[Stored data entries]
+ + + + +

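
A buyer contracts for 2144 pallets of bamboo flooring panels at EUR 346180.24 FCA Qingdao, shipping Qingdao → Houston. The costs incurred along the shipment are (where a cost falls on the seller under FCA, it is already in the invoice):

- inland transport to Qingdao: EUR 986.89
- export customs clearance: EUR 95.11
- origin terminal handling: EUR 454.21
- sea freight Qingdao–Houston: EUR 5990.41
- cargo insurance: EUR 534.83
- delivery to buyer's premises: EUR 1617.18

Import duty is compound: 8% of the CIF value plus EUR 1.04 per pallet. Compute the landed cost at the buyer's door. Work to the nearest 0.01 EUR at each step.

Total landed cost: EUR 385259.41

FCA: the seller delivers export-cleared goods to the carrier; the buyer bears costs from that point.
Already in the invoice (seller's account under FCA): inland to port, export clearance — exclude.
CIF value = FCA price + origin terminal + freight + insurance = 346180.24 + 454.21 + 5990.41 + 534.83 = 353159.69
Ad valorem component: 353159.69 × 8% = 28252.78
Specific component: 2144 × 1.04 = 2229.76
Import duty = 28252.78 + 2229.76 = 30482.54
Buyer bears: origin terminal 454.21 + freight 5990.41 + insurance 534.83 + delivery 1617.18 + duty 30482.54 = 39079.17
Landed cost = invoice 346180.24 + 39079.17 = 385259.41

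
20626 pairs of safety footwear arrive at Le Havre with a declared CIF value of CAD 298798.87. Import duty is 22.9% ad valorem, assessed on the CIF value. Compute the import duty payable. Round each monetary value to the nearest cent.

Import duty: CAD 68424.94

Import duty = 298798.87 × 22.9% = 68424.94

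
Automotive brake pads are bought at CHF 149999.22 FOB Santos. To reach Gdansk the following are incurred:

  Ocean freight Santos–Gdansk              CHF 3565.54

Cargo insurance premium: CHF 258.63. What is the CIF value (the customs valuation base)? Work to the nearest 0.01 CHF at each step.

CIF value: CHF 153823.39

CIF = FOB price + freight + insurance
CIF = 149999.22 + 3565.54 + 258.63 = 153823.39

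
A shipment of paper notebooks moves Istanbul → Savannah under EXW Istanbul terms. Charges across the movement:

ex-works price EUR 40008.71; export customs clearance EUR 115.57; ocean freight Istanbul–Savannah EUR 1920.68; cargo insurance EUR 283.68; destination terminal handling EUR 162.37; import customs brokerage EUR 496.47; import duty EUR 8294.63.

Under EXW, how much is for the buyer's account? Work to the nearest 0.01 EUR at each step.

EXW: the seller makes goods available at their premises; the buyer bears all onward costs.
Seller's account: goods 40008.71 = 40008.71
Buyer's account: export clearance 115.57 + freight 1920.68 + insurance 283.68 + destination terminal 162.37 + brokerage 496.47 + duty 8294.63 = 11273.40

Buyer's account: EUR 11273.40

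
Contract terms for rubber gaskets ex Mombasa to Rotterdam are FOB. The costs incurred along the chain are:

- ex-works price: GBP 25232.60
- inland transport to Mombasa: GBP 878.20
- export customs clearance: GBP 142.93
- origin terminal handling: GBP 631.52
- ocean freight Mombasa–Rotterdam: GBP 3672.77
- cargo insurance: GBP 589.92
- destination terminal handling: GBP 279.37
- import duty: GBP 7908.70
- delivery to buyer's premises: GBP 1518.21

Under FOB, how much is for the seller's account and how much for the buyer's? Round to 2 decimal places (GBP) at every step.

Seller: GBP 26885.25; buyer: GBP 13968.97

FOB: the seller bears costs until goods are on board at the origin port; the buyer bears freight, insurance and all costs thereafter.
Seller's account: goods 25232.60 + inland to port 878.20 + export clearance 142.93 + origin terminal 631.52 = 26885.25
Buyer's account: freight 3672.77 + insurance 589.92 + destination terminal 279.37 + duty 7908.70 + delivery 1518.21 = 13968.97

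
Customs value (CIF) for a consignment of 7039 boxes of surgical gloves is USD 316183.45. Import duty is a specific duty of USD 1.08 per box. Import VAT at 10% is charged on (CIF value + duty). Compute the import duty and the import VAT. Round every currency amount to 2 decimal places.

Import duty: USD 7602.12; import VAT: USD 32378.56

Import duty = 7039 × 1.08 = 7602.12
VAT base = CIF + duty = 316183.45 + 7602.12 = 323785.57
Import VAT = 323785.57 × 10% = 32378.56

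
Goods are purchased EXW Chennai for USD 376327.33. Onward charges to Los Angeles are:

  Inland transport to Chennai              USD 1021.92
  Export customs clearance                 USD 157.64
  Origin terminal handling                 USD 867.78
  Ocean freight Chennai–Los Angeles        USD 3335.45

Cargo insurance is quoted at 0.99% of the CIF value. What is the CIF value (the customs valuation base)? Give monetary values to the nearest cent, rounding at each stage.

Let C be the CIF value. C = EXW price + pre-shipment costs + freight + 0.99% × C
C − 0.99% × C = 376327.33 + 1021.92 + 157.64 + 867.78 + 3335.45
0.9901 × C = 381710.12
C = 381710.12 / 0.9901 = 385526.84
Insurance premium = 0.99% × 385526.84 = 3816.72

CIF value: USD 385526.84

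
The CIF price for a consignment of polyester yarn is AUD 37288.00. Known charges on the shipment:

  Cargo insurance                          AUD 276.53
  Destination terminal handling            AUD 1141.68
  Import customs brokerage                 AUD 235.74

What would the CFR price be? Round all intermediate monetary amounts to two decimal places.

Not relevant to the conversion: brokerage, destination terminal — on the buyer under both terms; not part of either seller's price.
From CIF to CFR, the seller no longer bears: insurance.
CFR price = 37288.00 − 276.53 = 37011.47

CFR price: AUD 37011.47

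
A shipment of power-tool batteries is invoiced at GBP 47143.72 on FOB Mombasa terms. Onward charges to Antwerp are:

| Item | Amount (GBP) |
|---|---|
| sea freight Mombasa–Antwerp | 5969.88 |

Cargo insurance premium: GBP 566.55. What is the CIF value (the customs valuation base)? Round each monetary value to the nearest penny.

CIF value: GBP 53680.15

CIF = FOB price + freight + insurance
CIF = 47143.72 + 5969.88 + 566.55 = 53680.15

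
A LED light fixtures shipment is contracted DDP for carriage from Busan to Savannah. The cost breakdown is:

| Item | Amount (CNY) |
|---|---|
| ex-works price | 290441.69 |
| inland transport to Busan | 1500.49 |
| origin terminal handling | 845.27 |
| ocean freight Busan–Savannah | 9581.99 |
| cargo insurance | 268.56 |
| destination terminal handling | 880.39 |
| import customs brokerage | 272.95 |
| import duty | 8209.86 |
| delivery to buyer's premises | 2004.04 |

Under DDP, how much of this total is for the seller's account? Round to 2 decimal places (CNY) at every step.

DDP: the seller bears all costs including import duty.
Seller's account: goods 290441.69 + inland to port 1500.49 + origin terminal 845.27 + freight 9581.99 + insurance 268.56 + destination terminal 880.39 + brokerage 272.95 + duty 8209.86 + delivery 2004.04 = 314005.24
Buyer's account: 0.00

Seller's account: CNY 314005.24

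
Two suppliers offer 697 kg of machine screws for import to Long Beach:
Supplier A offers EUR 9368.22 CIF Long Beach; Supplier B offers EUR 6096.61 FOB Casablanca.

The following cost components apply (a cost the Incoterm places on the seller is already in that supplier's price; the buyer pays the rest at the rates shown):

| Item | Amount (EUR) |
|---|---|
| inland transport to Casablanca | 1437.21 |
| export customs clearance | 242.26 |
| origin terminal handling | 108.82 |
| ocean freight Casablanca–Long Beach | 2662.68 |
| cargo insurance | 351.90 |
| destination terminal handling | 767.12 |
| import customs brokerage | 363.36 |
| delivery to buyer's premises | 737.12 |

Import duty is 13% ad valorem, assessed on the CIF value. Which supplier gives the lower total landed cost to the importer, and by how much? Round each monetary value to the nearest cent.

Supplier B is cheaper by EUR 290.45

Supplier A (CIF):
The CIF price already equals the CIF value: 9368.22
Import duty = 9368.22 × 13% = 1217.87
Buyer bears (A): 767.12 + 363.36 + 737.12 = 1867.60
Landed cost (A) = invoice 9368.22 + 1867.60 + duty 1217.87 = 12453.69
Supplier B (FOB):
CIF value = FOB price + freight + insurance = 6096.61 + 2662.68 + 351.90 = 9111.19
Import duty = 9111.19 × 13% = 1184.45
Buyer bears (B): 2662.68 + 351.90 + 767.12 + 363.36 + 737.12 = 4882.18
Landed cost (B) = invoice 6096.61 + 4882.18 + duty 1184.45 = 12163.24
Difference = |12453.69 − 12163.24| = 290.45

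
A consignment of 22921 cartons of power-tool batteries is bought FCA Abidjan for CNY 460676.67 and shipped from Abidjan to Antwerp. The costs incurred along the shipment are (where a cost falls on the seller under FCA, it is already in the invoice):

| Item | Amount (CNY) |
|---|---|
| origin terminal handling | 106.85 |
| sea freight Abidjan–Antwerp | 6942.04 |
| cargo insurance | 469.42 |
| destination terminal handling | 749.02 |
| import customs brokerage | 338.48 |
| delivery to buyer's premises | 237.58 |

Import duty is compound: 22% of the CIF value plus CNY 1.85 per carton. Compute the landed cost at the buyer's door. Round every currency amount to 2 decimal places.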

+ + + + +

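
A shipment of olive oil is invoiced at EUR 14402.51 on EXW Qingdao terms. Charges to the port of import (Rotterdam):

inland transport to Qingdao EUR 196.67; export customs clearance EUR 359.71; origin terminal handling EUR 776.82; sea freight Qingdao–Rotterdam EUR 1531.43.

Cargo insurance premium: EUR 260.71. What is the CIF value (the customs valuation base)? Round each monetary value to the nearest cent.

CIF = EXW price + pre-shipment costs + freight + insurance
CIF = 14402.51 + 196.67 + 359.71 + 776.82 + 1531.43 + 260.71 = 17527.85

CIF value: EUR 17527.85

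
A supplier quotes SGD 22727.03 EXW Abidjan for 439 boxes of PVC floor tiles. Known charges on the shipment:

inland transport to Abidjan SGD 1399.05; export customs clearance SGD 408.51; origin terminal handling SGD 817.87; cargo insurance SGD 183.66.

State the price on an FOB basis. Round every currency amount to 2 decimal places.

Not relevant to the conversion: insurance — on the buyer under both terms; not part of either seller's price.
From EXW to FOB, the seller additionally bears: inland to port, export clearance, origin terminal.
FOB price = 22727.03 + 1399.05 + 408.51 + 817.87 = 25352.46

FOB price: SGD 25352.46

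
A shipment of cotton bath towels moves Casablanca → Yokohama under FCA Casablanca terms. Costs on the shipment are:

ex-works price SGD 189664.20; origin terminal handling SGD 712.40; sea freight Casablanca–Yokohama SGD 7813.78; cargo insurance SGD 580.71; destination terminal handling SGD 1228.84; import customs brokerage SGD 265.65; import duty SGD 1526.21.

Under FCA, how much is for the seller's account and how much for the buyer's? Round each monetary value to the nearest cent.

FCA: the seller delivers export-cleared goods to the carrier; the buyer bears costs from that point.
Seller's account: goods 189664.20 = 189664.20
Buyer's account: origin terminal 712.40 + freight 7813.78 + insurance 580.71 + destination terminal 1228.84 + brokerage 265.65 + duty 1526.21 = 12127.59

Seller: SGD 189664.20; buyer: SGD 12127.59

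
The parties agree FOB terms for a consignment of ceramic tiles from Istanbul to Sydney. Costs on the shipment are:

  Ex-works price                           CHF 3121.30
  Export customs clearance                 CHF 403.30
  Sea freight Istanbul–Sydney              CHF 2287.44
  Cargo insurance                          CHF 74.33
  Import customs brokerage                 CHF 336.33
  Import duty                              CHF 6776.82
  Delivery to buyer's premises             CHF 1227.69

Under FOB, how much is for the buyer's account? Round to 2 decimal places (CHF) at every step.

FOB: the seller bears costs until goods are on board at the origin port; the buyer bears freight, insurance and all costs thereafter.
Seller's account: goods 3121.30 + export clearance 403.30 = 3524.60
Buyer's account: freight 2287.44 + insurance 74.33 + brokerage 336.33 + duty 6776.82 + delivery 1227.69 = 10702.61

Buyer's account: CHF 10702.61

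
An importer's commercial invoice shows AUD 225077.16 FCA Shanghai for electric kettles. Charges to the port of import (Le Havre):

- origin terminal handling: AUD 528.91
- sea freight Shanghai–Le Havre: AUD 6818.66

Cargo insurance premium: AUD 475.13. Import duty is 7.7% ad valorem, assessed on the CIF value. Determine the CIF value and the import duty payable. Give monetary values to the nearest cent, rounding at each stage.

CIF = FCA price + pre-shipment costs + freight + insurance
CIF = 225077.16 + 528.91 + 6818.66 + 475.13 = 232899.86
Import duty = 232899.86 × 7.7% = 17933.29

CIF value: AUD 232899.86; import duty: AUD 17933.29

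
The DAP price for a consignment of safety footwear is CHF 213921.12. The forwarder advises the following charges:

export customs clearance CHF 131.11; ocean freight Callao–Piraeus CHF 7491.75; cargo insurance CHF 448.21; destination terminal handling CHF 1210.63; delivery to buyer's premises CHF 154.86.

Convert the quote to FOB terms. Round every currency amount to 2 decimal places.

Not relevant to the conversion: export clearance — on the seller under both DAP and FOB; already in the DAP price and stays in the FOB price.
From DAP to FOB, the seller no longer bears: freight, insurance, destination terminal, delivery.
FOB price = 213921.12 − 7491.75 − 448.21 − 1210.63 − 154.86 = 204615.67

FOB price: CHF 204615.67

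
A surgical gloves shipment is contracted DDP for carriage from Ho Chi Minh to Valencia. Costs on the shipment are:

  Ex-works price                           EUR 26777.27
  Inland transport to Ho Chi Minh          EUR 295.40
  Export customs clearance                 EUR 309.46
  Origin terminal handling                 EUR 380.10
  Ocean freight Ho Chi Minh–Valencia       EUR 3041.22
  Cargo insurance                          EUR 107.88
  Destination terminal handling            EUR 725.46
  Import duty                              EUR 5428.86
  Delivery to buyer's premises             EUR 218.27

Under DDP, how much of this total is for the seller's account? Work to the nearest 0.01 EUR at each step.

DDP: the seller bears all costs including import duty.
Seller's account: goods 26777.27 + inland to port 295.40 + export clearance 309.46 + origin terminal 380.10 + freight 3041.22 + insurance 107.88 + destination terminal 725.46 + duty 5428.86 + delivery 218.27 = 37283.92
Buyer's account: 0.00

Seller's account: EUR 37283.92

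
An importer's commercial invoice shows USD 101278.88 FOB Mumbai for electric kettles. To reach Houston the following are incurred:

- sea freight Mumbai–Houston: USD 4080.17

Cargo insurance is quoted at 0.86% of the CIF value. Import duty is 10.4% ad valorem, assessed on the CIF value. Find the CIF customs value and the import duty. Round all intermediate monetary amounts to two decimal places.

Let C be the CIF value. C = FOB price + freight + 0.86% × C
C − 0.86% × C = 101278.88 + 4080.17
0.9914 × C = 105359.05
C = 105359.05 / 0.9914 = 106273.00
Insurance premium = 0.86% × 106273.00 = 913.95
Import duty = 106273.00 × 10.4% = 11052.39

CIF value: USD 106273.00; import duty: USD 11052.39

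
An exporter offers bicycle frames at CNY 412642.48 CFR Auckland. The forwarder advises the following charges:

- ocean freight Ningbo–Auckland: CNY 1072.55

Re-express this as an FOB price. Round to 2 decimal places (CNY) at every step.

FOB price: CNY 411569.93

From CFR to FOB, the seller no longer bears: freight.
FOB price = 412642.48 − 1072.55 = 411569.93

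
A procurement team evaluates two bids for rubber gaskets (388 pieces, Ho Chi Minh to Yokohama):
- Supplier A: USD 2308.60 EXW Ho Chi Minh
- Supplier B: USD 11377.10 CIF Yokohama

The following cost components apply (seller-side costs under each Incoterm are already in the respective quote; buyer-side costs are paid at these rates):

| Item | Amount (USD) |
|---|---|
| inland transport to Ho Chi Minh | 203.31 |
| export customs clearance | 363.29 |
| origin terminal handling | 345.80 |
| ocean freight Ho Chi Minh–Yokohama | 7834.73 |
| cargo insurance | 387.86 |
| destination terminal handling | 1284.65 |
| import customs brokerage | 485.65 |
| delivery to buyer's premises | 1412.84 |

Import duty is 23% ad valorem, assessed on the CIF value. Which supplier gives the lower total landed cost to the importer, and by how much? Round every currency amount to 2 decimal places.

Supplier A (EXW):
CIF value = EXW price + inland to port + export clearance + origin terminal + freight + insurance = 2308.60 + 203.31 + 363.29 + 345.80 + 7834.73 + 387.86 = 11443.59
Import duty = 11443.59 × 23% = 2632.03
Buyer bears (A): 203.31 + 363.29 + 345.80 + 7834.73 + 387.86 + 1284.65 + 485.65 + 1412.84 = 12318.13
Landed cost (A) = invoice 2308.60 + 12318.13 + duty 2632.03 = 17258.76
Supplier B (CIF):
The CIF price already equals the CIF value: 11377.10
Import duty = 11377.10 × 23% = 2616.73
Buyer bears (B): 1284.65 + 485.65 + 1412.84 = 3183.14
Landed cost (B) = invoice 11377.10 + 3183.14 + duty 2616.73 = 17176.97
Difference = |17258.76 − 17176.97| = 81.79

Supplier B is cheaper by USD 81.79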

+ + + + +

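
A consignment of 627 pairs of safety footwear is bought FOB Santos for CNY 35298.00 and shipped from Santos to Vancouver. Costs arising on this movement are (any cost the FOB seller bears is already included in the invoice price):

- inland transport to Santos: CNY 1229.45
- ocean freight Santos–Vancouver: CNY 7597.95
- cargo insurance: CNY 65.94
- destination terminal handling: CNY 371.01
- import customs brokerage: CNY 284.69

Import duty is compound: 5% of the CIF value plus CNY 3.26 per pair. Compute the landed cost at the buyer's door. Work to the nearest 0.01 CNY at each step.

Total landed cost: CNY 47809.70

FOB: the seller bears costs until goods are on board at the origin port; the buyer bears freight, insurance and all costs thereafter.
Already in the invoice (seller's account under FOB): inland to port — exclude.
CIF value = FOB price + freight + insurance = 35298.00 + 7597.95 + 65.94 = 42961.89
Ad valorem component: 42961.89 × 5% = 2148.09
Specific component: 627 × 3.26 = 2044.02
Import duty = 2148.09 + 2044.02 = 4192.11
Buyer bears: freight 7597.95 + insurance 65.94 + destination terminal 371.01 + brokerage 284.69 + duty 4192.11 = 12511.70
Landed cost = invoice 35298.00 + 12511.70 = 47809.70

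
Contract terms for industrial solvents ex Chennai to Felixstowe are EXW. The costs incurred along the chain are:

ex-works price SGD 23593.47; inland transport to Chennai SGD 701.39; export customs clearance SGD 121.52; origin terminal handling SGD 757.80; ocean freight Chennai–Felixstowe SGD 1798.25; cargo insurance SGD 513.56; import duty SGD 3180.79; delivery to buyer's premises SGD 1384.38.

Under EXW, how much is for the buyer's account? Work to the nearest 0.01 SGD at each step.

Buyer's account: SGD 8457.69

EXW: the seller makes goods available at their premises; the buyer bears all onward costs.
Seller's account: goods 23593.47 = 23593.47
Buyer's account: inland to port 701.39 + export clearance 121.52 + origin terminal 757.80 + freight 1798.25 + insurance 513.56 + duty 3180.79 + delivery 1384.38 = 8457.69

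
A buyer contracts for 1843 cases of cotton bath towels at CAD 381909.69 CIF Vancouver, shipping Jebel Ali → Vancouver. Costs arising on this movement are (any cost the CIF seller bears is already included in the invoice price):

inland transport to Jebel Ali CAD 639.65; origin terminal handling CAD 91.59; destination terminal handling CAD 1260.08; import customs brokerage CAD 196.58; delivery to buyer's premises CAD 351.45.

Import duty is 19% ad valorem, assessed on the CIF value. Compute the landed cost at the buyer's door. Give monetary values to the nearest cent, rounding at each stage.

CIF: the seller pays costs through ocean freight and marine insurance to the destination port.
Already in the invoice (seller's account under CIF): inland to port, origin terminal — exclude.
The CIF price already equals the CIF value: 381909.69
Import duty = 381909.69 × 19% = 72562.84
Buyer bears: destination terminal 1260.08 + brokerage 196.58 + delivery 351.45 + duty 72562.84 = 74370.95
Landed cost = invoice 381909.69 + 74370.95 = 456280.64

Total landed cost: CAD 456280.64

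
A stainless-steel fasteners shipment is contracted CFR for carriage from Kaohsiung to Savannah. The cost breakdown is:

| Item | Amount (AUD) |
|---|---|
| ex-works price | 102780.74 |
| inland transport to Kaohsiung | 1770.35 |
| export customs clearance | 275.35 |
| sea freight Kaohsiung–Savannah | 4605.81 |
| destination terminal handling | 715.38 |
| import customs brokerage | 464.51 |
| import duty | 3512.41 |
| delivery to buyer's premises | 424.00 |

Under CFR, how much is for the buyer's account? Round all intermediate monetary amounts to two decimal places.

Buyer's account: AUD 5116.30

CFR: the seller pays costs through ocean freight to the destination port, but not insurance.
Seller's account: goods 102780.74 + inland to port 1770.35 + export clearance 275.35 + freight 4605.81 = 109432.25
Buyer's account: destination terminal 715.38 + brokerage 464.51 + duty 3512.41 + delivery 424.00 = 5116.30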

+ + + + +

• Description of the task: Write out exactly the lines above from the line with "inland transport to Abidjan" through the line with "ex-works price SGD 189664.20;", both of them included, and leave out all other lines.

• Solution for this problem:
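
inland transport to Abidjan SGD 1399.05; export customs clearance SGD 408.51; origin terminal handling SGD 817.87; cargo insurance SGD 183.66.

State the price on an FOB basis. Round every currency amount to 2 decimal places.

Not relevant to the conversion: insurance — on the buyer under both terms; not part of either seller's price.
From EXW to FOB, the seller additionally bears: inland to port, export clearance, origin terminal.
FOB price = 22727.03 + 1399.05 + 408.51 + 817.87 = 25352.46

FOB price: SGD 25352.46

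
A shipment of cotton bath towels moves Casablanca → Yokohama under FCA Casablanca terms. Costs on the shipment are:

ex-works price SGD 189664.20; origin terminal handling SGD 712.40; sea freight Casablanca–Yokohama SGD 7813.78; cargo insurance SGD 580.71; destination terminal handling SGD 1228.84; import customs brokerage SGD 265.65; import duty SGD 1526.21.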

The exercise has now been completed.